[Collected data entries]
▼

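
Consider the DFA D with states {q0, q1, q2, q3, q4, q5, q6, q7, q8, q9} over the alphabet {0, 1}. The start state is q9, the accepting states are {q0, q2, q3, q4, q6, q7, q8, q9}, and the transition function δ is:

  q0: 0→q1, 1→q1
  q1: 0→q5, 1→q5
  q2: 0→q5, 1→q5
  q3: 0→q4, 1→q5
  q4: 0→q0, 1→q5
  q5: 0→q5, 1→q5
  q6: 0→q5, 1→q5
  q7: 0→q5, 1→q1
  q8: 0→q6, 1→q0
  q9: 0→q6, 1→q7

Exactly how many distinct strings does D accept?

3

The useful subgraph on states {q6, q7, q9} is acyclic, so L(D) is finite; the longest accepting path visits 2 useful states, giving maximum string length 1.
Counting accepting paths from q9 by length: 1 of length 0, 2 of length 1. Total 3.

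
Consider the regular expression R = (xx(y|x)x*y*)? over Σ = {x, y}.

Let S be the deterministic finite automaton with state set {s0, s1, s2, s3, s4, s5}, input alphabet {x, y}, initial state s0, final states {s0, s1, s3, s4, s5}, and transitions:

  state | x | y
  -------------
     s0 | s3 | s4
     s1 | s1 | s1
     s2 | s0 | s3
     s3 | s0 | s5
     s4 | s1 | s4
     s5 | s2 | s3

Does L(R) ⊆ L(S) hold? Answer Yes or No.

Converting the expression R to a DFA (subset construction, then merging equivalent states) gives the minimal DFA with states {r0, r1, r2, r3, r4, r5}, start state r0, accepting states {r0, r4, r5} and transitions r0: x→r1, y→r2; r1: x→r3, y→r2; r2: x→r2, y→r2; r3: x→r4, y→r4; r4: x→r4, y→r5; r5: x→r2, y→r5.
Exploring the product automaton R × S from the start pair (r0, s0), following both machines on each input symbol, reaches 17 state pairs: (r0, s0), (r1, s3), (r2, s4), (r3, s0), (r2, s5), (r2, s1), (r4, s3), (r4, s4), (r2, s2), (r2, s3), (r4, s0), (r5, s5), (r4, s1), (r5, s4), (r2, s0), (r5, s3), (r5, s1).
R accepts in {r0, r4, r5} and S accepts in {s0, s1, s3, s4, s5}. The reachable pairs whose R-component is accepting are (r0, s0), (r4, s3), (r4, s4), (r4, s0), (r5, s5), (r4, s1), (r5, s4), (r5, s3), (r5, s1); in each of them the S-component is accepting too, so the product for L(R) \ L(S) (R-component accepting, S-component rejecting) has no reachable accepting pair and the difference is empty.
Hence every string in L(R) is also in L(S).

Yes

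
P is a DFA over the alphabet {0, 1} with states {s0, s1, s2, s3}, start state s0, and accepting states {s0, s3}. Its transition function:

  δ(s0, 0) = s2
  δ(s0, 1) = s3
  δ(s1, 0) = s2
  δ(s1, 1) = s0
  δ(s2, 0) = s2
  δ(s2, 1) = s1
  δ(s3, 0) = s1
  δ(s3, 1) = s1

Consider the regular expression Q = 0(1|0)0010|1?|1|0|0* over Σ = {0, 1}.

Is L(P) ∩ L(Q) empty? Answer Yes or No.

No

The empty string ε is accepted by both P and Q.
Hence L(P) ∩ L(Q) ≠ ∅.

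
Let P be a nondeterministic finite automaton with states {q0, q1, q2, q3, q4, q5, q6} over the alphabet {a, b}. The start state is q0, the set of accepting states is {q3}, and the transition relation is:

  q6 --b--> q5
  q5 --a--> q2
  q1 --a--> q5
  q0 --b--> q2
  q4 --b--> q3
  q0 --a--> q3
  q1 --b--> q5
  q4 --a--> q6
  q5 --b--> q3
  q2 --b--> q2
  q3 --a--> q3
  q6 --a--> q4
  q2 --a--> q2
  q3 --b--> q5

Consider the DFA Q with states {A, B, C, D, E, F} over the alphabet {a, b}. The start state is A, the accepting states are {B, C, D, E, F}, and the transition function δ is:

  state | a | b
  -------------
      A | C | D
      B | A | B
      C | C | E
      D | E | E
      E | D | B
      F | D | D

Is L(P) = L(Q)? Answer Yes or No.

No

The string abba is accepted by P but rejected by Q.
So L(P) ≠ L(Q).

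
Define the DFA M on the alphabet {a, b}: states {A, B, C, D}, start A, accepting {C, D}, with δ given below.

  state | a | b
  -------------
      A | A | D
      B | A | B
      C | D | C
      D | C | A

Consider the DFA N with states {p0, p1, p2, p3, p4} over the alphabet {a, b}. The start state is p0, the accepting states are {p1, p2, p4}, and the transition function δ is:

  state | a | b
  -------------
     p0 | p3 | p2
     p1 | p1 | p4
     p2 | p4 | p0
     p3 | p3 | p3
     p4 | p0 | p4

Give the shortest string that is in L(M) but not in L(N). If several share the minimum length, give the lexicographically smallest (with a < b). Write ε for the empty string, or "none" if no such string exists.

ab

The string ab is accepted by M but not by N.
No shorter string lies in the difference, and ab is the lexicographically first length-2 string in L(M) \ L(N).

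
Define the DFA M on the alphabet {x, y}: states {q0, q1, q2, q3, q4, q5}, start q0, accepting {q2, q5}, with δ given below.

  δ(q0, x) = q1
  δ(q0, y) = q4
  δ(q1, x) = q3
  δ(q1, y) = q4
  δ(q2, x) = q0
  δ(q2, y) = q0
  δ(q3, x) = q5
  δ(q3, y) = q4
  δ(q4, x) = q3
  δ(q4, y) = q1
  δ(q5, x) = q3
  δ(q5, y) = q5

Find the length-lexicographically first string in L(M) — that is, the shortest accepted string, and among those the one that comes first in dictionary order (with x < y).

A breadth-first search from q0 reaches an accepting state first via the path q0 → q1 → q3 → q5 on input xxx.
No string of length < 3 is accepted (BFS exhausts all shorter strings without reaching an accepting state), and xxx is the lexicographically least accepting string of length 3.

xxx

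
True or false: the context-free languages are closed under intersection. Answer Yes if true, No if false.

No

{aⁿbⁿcᵐ : m,n≥0} and {aᵐbⁿcⁿ : m,n≥0} are both context-free, but their intersection {aⁿbⁿcⁿ : n≥0} is not (pumping lemma).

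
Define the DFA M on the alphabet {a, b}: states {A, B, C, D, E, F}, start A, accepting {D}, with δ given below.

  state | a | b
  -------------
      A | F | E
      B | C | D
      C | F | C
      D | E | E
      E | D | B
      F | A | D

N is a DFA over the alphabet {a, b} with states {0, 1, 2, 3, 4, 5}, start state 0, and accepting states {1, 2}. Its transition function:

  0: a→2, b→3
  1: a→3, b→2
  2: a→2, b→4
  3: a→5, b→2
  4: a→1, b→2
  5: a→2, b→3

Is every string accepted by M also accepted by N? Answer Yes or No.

No

The string ab is in L(M) but not in L(N).
So L(M) ⊄ L(N).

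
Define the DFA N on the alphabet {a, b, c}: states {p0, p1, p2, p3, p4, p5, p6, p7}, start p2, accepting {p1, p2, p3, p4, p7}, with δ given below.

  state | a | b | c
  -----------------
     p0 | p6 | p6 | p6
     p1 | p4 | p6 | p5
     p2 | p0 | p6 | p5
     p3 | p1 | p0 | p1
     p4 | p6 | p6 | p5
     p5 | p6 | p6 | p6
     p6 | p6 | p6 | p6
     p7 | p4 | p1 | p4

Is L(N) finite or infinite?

The useful states (reachable from p2 and able to reach an accepting state) are {p2}.
Restricted to these states the transition graph has no cycle, so every accepting path has bounded length and L is finite.

finite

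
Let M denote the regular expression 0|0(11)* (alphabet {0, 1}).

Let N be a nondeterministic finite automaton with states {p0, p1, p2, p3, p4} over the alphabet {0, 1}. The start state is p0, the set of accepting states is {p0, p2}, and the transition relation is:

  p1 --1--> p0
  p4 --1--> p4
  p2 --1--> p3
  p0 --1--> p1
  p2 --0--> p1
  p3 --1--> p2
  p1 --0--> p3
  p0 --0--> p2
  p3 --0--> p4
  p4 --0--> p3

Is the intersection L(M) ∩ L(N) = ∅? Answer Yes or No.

The string 0 is accepted by both M and N.
Hence L(M) ∩ L(N) ≠ ∅.

No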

▲

From the entries above, give again exactly the lines running from the line with "p2 | p0 | p6 | p5" to the line with "Let M denote"; include both of those lines.

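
     p2 | p0 | p6 | p5
     p3 | p1 | p0 | p1
     p4 | p6 | p6 | p5
     p5 | p6 | p6 | p6
     p6 | p6 | p6 | p6
     p7 | p4 | p1 | p4

Is L(N) finite or infinite?

The useful states (reachable from p2 and able to reach an accepting state) are {p2}.
Restricted to these states the transition graph has no cycle, so every accepting path has bounded length and L is finite.

finite

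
Let M denote the regular expression 0|0(11)* (alphabet {0, 1}).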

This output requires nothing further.